_How to complete this task_
Your reply should hold exactly the lines from the one that contains "Classify token (C-like lexer): 'dlfjidy'." through the end of the data. Repeat them word for word.

---

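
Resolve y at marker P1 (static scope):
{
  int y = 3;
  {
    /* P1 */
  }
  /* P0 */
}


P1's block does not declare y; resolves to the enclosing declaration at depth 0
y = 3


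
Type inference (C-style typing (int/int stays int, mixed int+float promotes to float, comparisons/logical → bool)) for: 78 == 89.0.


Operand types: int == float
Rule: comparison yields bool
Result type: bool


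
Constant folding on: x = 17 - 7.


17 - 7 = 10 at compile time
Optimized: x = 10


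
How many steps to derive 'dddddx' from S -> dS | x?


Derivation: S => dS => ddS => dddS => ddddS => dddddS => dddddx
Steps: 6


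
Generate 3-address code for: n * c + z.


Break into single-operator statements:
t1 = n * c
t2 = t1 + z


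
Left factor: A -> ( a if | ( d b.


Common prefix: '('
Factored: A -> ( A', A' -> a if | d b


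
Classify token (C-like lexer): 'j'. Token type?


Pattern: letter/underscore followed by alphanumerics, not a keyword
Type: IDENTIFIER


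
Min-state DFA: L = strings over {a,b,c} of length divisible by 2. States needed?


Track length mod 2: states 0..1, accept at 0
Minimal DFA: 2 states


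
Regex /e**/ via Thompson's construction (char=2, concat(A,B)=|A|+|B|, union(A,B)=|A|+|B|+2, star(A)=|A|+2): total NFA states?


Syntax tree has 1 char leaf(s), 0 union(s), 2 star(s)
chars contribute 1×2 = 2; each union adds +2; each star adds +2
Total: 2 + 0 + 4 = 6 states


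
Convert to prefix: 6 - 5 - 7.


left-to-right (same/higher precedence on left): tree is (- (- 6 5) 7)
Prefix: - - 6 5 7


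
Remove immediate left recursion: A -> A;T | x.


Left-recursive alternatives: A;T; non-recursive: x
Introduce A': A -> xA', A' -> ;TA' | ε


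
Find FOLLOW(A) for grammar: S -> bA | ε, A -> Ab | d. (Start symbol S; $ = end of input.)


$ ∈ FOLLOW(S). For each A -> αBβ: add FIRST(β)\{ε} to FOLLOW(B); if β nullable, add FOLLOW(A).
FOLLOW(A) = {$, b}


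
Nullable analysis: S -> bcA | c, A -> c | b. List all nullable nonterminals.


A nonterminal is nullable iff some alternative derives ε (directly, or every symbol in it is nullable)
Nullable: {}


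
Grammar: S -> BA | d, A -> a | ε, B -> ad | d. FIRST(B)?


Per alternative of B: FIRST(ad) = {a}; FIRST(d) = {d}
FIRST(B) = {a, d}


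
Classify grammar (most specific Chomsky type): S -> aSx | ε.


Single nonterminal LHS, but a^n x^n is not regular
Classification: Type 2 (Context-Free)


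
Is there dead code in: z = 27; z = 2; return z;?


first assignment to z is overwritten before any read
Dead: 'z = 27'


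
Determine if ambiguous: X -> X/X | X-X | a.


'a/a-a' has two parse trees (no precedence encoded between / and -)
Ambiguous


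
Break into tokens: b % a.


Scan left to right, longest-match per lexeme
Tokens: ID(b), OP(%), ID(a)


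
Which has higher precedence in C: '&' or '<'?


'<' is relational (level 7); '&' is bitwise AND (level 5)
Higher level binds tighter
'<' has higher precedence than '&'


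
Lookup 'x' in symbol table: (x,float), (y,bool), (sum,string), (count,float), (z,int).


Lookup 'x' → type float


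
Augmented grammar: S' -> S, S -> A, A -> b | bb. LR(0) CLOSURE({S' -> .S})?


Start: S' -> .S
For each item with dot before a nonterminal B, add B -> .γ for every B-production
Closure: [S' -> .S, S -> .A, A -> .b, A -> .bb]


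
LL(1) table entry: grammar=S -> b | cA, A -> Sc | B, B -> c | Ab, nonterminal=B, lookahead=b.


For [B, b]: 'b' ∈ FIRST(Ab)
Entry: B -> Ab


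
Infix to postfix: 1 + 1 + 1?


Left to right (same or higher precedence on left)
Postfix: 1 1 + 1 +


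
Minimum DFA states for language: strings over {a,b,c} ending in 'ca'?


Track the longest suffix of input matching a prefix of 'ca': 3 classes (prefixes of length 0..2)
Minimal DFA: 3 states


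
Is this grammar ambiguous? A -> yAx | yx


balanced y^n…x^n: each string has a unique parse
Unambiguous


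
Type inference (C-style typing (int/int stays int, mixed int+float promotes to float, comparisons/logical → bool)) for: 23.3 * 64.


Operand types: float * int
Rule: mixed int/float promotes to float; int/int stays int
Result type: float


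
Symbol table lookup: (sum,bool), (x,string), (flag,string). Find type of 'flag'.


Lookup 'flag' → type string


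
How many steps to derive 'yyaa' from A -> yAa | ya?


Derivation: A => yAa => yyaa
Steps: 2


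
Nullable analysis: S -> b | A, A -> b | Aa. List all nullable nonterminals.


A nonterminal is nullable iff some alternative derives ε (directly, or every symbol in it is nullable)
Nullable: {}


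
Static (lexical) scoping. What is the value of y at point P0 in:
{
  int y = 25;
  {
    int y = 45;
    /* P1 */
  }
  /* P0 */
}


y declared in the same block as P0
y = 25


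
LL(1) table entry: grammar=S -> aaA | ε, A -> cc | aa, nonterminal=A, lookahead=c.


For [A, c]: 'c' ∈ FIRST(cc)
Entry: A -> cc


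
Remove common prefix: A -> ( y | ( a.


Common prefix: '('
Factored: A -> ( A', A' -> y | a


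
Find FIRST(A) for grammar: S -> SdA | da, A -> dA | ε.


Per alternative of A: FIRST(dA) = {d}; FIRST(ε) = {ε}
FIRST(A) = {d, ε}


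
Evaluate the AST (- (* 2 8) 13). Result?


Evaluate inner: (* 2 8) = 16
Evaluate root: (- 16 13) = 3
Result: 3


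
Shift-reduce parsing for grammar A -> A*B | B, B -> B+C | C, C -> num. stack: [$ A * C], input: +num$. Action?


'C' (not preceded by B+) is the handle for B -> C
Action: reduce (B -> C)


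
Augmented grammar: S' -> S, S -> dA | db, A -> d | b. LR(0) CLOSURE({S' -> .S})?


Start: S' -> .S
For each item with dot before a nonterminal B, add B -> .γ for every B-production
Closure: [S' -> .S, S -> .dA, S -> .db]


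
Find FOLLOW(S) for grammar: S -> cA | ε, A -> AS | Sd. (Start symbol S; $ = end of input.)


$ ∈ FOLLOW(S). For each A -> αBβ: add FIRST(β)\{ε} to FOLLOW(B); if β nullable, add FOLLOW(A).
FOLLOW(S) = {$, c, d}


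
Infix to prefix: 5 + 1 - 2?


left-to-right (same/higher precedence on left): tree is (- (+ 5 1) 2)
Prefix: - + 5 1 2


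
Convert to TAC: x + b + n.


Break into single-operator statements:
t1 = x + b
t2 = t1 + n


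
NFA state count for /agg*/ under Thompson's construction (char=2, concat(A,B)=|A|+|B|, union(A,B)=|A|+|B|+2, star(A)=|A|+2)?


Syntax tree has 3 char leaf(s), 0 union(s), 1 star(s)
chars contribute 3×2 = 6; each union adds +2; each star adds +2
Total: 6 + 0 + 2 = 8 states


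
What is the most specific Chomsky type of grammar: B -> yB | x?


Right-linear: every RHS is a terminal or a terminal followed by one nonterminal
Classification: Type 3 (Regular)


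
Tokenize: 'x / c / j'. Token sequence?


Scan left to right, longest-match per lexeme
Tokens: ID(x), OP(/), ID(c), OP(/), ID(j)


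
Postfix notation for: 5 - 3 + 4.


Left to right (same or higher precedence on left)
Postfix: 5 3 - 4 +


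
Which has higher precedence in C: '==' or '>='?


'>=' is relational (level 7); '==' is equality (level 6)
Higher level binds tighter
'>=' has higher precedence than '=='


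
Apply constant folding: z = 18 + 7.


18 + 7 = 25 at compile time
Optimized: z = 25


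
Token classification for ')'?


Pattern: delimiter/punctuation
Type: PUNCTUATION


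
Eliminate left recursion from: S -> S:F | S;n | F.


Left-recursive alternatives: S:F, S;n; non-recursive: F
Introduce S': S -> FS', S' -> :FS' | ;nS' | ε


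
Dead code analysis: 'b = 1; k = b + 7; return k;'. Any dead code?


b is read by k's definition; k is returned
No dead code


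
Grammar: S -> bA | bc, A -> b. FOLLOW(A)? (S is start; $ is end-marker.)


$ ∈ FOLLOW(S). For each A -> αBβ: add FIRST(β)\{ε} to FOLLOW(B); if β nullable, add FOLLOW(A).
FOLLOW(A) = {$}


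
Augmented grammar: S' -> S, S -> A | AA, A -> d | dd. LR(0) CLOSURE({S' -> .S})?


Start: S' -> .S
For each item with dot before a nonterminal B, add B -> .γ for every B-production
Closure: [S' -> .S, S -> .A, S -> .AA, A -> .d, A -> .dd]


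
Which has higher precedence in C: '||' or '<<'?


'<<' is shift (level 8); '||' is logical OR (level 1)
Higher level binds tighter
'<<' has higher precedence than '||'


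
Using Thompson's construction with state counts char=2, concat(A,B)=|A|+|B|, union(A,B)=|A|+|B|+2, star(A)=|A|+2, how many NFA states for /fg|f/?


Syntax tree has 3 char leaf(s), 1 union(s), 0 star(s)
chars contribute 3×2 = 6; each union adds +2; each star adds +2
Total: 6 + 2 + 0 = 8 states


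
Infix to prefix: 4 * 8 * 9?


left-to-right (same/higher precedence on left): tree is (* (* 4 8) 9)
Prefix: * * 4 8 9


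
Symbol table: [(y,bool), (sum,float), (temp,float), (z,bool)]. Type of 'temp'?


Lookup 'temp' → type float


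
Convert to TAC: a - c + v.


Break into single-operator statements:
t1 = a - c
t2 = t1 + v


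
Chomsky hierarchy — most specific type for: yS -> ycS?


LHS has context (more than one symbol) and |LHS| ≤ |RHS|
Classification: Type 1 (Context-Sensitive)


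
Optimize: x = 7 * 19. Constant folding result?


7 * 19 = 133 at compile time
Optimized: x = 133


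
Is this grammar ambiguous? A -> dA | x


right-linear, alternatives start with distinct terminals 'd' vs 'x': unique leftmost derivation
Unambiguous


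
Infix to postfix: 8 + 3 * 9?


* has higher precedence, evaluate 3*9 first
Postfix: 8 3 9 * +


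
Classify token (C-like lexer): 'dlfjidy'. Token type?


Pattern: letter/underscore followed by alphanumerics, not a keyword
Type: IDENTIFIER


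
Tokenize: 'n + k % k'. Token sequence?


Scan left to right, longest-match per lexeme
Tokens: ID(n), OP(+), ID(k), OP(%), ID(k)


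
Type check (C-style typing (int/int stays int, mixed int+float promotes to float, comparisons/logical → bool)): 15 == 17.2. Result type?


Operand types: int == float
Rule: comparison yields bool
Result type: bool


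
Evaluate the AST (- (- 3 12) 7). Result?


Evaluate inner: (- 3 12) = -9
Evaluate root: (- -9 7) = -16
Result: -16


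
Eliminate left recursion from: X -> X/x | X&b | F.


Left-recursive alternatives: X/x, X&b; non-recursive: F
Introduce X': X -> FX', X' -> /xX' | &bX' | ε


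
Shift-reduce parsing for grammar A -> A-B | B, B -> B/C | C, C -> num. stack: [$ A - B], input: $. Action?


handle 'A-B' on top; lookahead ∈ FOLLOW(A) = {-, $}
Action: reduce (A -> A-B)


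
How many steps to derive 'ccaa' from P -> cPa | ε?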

---

_Expected output_
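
Classify token (C-like lexer): 'dlfjidy'. Token type?


Pattern: letter/underscore followed by alphanumerics, not a keyword
Type: IDENTIFIER


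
Tokenize: 'n + k % k'. Token sequence?


Scan left to right, longest-match per lexeme
Tokens: ID(n), OP(+), ID(k), OP(%), ID(k)


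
Type check (C-style typing (int/int stays int, mixed int+float promotes to float, comparisons/logical → bool)): 15 == 17.2. Result type?


Operand types: int == float
Rule: comparison yields bool
Result type: bool


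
Evaluate the AST (- (- 3 12) 7). Result?


Evaluate inner: (- 3 12) = -9
Evaluate root: (- -9 7) = -16
Result: -16


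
Eliminate left recursion from: X -> X/x | X&b | F.


Left-recursive alternatives: X/x, X&b; non-recursive: F
Introduce X': X -> FX', X' -> /xX' | &bX' | ε


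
Shift-reduce parsing for grammar A -> A-B | B, B -> B/C | C, C -> num. stack: [$ A - B], input: $. Action?


handle 'A-B' on top; lookahead ∈ FOLLOW(A) = {-, $}
Action: reduce (A -> A-B)


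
How many steps to derive 'ccaa' from P -> cPa | ε?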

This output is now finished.